BEGIN DATA

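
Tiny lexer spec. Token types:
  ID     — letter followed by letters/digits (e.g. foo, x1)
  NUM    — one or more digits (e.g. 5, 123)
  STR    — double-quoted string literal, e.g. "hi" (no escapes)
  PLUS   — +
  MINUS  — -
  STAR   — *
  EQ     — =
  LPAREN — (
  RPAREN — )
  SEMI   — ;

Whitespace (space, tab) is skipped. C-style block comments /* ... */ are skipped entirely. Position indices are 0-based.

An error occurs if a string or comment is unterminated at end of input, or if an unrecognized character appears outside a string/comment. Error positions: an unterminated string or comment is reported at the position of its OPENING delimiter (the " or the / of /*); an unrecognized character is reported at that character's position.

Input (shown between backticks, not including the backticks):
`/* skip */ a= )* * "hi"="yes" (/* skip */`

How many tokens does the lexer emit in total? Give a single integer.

pos=0: enter COMMENT mode (saw '/*')
exit COMMENT mode (now at pos=10)
pos=11: emit ID 'a' (now at pos=12)
pos=12: emit EQ '='
pos=14: emit RPAREN ')'
pos=15: emit STAR '*'
pos=17: emit STAR '*'
pos=19: enter STRING mode
pos=19: emit STR "hi" (now at pos=23)
pos=23: emit EQ '='
pos=24: enter STRING mode
pos=24: emit STR "yes" (now at pos=29)
pos=30: emit LPAREN '('
pos=31: enter COMMENT mode (saw '/*')
exit COMMENT mode (now at pos=41)
DONE. 9 tokens: [ID, EQ, RPAREN, STAR, STAR, STR, EQ, STR, LPAREN]

Answer: 9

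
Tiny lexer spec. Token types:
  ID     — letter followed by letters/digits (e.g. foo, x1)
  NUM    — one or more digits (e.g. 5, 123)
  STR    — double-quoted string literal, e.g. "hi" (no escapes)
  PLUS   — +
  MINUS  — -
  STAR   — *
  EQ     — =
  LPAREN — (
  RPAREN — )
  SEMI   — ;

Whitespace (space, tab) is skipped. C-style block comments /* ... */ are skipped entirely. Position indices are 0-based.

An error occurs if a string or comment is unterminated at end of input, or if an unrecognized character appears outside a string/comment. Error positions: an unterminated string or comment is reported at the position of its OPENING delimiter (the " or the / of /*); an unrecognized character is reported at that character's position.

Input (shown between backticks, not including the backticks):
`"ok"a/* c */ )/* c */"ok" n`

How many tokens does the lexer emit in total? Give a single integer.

pos=0: enter STRING mode
pos=0: emit STR "ok" (now at pos=4)
pos=4: emit ID 'a' (now at pos=5)
pos=5: enter COMMENT mode (saw '/*')
exit COMMENT mode (now at pos=12)
pos=13: emit RPAREN ')'
pos=14: enter COMMENT mode (saw '/*')
exit COMMENT mode (now at pos=21)
pos=21: enter STRING mode
pos=21: emit STR "ok" (now at pos=25)
pos=26: emit ID 'n' (now at pos=27)
DONE. 5 tokens: [STR, ID, RPAREN, STR, ID]

Answer: 5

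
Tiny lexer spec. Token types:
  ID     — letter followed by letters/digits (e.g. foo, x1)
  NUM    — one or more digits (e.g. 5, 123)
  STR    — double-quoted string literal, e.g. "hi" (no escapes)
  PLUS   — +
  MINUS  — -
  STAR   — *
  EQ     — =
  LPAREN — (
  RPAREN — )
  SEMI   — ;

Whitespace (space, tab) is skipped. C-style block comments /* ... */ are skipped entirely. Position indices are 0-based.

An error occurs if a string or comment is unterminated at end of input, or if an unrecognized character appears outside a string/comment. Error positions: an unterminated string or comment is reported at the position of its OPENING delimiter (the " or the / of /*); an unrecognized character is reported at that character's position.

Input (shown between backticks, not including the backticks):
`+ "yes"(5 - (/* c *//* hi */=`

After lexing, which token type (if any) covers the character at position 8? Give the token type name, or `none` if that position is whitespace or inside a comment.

Answer: NUM

Derivation:
pos=0: emit PLUS '+'
pos=2: enter STRING mode
pos=2: emit STR "yes" (now at pos=7)
pos=7: emit LPAREN '('
pos=8: emit NUM '5' (now at pos=9)
pos=10: emit MINUS '-'
pos=12: emit LPAREN '('
pos=13: enter COMMENT mode (saw '/*')
exit COMMENT mode (now at pos=20)
pos=20: enter COMMENT mode (saw '/*')
exit COMMENT mode (now at pos=28)
pos=28: emit EQ '='
DONE. 7 tokens: [PLUS, STR, LPAREN, NUM, MINUS, LPAREN, EQ]
Position 8: char is '5' -> NUM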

END DATA

TASK INSTRUCTIONS:
Your output must be an exact copy of every entry.

ANSWER TO THIS TASK:
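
Tiny lexer spec. Token types:
  ID     — letter followed by letters/digits (e.g. foo, x1)
  NUM    — one or more digits (e.g. 5, 123)
  STR    — double-quoted string literal, e.g. "hi" (no escapes)
  PLUS   — +
  MINUS  — -
  STAR   — *
  EQ     — =
  LPAREN — (
  RPAREN — )
  SEMI   — ;

Whitespace (space, tab) is skipped. C-style block comments /* ... */ are skipped entirely. Position indices are 0-based.

An error occurs if a string or comment is unterminated at end of input, or if an unrecognized character appears outside a string/comment. Error positions: an unterminated string or comment is reported at the position of its OPENING delimiter (the " or the / of /*); an unrecognized character is reported at that character's position.

Input (shown between backticks, not including the backticks):
`/* skip */ a= )* * "hi"="yes" (/* skip */`

How many tokens does the lexer emit in total? Give a single integer.

pos=0: enter COMMENT mode (saw '/*')
exit COMMENT mode (now at pos=10)
pos=11: emit ID 'a' (now at pos=12)
pos=12: emit EQ '='
pos=14: emit RPAREN ')'
pos=15: emit STAR '*'
pos=17: emit STAR '*'
pos=19: enter STRING mode
pos=19: emit STR "hi" (now at pos=23)
pos=23: emit EQ '='
pos=24: enter STRING mode
pos=24: emit STR "yes" (now at pos=29)
pos=30: emit LPAREN '('
pos=31: enter COMMENT mode (saw '/*')
exit COMMENT mode (now at pos=41)
DONE. 9 tokens: [ID, EQ, RPAREN, STAR, STAR, STR, EQ, STR, LPAREN]

Answer: 9

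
Tiny lexer spec. Token types:
  ID     — letter followed by letters/digits (e.g. foo, x1)
  NUM    — one or more digits (e.g. 5, 123)
  STR    — double-quoted string literal, e.g. "hi" (no escapes)
  PLUS   — +
  MINUS  — -
  STAR   — *
  EQ     — =
  LPAREN — (
  RPAREN — )
  SEMI   — ;

Whitespace (space, tab) is skipped. C-style block comments /* ... */ are skipped entirely. Position indices are 0-based.

An error occurs if a string or comment is unterminated at end of input, or if an unrecognized character appears outside a string/comment. Error positions: an unterminated string or comment is reported at the position of its OPENING delimiter (the " or the / of /*); an unrecognized character is reported at that character's position.

Input (shown between backticks, not including the backticks):
`"ok"a/* c */ )/* c */"ok" n`

How many tokens does the lexer emit in total? Give a single integer.

pos=0: enter STRING mode
pos=0: emit STR "ok" (now at pos=4)
pos=4: emit ID 'a' (now at pos=5)
pos=5: enter COMMENT mode (saw '/*')
exit COMMENT mode (now at pos=12)
pos=13: emit RPAREN ')'
pos=14: enter COMMENT mode (saw '/*')
exit COMMENT mode (now at pos=21)
pos=21: enter STRING mode
pos=21: emit STR "ok" (now at pos=25)
pos=26: emit ID 'n' (now at pos=27)
DONE. 5 tokens: [STR, ID, RPAREN, STR, ID]

Answer: 5

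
Tiny lexer spec. Token types:
  ID     — letter followed by letters/digits (e.g. foo, x1)
  NUM    — one or more digits (e.g. 5, 123)
  STR    — double-quoted string literal, e.g. "hi" (no escapes)
  PLUS   — +
  MINUS  — -
  STAR   — *
  EQ     — =
  LPAREN — (
  RPAREN — )
  SEMI   — ;

Whitespace (space, tab) is skipped. C-style block comments /* ... */ are skipped entirely. Position indices are 0-based.

An error occurs if a string or comment is unterminated at end of input, or if an unrecognized character appears outside a string/comment. Error positions: an unterminated string or comment is reported at the position of its OPENING delimiter (the " or the / of /*); an unrecognized character is reported at that character's position.

Input (shown between backticks, not including the backticks):
`+ "yes"(5 - (/* c *//* hi */=`

After lexing, which token type (if any) covers the character at position 8? Give the token type name, or `none` if that position is whitespace or inside a comment.

Answer: NUM

Derivation:
pos=0: emit PLUS '+'
pos=2: enter STRING mode
pos=2: emit STR "yes" (now at pos=7)
pos=7: emit LPAREN '('
pos=8: emit NUM '5' (now at pos=9)
pos=10: emit MINUS '-'
pos=12: emit LPAREN '('
pos=13: enter COMMENT mode (saw '/*')
exit COMMENT mode (now at pos=20)
pos=20: enter COMMENT mode (saw '/*')
exit COMMENT mode (now at pos=28)
pos=28: emit EQ '='
DONE. 7 tokens: [PLUS, STR, LPAREN, NUM, MINUS, LPAREN, EQ]
Position 8: char is '5' -> NUM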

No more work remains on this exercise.